=== Begin Enclosure ===

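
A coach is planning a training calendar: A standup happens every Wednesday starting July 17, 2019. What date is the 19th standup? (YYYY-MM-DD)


First occurrence: 2019-07-17 (occurrence 1)
Each occurrence is 7 days after the previous.
Occurrence 19 is 18 weeks after the first.
18 weeks = 126 days
2019-07-17 + 126 days = 2019-11-20

2019-11-20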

=== End Enclosure ===

• **GOAL OF THE EXERCISE**:
Write the entries above out again. Match them exactly.

• **ANSWER TO THIS EXERCISE**:
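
A coach is planning a training calendar: A standup happens every Wednesday starting July 17, 2019. What date is the 19th standup? (YYYY-MM-DD)


First occurrence: 2019-07-17 (occurrence 1)
Each occurrence is 7 days after the previous.
Occurrence 19 is 18 weeks after the first.
18 weeks = 126 days
2019-07-17 + 126 days = 2019-11-20

2019-11-20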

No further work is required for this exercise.